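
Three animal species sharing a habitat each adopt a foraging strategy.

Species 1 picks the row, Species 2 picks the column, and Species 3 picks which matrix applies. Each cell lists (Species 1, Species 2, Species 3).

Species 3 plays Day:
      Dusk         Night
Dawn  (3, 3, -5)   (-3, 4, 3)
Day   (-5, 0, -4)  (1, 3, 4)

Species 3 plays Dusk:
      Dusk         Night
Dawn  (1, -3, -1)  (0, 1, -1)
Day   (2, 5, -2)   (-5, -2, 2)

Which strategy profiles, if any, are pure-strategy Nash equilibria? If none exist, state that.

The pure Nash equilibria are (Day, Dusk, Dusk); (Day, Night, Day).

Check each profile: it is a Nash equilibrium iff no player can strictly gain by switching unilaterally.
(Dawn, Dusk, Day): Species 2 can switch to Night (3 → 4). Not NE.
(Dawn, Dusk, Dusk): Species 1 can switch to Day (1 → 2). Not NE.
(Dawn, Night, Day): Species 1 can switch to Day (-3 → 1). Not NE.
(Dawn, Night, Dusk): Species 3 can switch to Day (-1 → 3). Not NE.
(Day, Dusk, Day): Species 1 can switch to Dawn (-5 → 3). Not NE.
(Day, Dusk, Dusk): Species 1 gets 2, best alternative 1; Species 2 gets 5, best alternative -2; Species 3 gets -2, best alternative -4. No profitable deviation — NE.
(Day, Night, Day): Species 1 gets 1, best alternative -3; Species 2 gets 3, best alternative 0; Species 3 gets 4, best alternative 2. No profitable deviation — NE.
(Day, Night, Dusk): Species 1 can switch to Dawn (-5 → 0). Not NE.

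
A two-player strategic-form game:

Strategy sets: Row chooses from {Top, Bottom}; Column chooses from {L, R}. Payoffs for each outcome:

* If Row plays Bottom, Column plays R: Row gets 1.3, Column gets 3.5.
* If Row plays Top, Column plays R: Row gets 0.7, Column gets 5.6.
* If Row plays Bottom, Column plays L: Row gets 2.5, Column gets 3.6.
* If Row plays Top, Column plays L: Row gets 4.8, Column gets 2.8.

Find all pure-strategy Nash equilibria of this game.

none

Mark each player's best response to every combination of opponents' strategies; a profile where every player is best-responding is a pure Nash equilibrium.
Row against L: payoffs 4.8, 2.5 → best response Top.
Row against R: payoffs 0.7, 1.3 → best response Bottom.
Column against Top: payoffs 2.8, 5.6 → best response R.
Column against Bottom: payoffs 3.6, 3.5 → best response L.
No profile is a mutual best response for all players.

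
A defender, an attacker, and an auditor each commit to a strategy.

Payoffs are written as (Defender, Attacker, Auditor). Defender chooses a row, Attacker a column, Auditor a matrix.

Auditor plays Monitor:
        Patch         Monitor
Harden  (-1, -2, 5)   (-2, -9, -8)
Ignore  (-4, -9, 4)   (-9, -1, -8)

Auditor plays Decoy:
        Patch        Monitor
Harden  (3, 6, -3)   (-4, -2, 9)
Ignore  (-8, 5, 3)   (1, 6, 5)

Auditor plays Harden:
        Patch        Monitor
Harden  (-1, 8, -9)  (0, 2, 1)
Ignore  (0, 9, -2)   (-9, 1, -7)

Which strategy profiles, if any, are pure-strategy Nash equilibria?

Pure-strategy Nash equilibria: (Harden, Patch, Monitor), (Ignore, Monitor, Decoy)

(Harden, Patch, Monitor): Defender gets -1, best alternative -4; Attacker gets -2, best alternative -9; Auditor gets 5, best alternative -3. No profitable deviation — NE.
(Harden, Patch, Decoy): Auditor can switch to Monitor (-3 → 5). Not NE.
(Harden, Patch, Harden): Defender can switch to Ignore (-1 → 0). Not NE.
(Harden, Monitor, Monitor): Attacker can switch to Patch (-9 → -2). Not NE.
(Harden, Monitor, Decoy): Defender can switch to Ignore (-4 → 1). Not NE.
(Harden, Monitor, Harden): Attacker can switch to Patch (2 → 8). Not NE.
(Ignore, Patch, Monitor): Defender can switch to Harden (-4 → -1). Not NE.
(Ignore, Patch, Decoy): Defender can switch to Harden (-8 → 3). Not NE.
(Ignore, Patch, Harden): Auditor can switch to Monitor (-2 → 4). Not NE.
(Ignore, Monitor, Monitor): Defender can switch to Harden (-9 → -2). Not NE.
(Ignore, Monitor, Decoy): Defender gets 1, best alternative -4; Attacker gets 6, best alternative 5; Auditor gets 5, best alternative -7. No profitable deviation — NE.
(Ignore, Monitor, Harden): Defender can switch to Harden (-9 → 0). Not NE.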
...
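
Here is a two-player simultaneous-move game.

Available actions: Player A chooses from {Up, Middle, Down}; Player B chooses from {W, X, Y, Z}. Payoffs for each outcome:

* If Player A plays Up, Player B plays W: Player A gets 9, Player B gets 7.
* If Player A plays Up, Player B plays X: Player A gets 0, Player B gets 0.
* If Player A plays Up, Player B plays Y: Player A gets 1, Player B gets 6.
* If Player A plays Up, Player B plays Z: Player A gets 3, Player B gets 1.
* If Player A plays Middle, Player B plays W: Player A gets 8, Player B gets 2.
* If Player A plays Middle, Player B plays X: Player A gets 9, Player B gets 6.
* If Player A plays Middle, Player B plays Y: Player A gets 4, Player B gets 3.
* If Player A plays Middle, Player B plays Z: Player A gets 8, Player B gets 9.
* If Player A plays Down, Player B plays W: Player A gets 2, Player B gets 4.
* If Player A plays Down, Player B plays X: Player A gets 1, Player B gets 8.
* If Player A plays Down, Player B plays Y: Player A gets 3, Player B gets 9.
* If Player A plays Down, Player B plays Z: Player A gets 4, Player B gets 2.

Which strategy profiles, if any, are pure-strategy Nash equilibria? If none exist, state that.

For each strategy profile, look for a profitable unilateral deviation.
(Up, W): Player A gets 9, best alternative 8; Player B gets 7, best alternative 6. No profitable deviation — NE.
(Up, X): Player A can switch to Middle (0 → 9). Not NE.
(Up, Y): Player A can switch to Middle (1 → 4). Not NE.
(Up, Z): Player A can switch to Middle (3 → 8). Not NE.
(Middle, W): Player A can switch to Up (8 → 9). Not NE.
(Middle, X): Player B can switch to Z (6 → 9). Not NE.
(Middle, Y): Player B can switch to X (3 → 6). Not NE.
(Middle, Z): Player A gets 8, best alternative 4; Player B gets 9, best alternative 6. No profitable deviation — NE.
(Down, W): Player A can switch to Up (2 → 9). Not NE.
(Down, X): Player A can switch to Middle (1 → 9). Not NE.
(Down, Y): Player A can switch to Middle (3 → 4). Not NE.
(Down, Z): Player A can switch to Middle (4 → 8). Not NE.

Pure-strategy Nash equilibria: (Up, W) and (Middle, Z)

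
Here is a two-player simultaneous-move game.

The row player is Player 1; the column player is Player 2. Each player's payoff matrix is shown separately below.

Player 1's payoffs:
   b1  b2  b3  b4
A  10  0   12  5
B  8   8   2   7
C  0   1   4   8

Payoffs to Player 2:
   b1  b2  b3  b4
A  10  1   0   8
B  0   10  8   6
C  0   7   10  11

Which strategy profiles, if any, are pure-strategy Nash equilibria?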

__TASK ITEM__. Pull out all lines containing the word "chooses" from the entries above.

__TASK SOLUTION__.
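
Strategy sets: Row chooses from {Top, Bottom}; Column chooses from {L, R}. Payoffs for each outcome:
Payoffs are written as (Defender, Attacker, Auditor). Defender chooses a row, Attacker a column, Auditor a matrix.
Available actions: Player A chooses from {Up, Middle, Down}; Player B chooses from {W, X, Y, Z}. Payoffs for each outcome: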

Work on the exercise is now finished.